> Work task: Report every line of the records beneath this task that holds the string "symbol".

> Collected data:
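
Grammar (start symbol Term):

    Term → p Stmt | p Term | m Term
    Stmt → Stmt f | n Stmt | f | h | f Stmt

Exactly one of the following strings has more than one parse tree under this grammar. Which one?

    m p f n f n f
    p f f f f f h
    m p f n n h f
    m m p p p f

m p f n f n f: 1 tree
p f f f f f h: 1 tree
m p f n n h f: 4 trees
m m p p p f: 1 tree

m p f n n h f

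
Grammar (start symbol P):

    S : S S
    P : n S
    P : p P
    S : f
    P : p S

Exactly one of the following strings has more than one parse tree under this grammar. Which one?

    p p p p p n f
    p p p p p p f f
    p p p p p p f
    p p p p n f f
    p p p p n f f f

p p p p n f f f

p p p p p n f: 1 tree
p p p p p p f f: 1 tree
p p p p p p f: 1 tree
p p p p n f f: 1 tree
p p p p n f f f: 2 trees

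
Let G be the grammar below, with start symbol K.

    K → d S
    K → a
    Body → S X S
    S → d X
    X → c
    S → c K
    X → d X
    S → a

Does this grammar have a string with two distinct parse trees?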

> Task result:
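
Grammar (start symbol Term):
Grammar (start symbol P):
Let G be the grammar below, with start symbol K.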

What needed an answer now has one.